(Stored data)
_ _ _ _

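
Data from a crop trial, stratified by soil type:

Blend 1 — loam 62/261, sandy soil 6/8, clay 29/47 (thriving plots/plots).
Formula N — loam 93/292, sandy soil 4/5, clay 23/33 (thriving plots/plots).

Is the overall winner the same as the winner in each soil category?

Loam: Blend 1 62/261 = 23.8%, Formula N 93/292 = 31.8% → Formula N
Sandy soil: Blend 1 6/8 = 75.0%, Formula N 4/5 = 80.0% → Formula N
Clay: Blend 1 29/47 = 61.7%, Formula N 23/33 = 69.7% → Formula N
Overall: Blend 1 97/316 = 30.7%, Formula N 120/330 = 36.4% → Formula N
Formula N wins overall and in every soil group — no reversal.

Yes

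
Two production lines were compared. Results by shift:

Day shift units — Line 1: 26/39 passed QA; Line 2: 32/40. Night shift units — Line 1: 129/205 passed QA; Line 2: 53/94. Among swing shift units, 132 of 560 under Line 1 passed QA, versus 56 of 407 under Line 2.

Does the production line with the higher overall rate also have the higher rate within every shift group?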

_ _ _ _

# ASSIGNMENT:
Scan the data for lines containing "plots" and copy all of them.

# ANSWER:
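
Blend 1 — loam 62/261, sandy soil 6/8, clay 29/47 (thriving plots/plots).
Formula N — loam 93/292, sandy soil 4/5, clay 23/33 (thriving plots/plots).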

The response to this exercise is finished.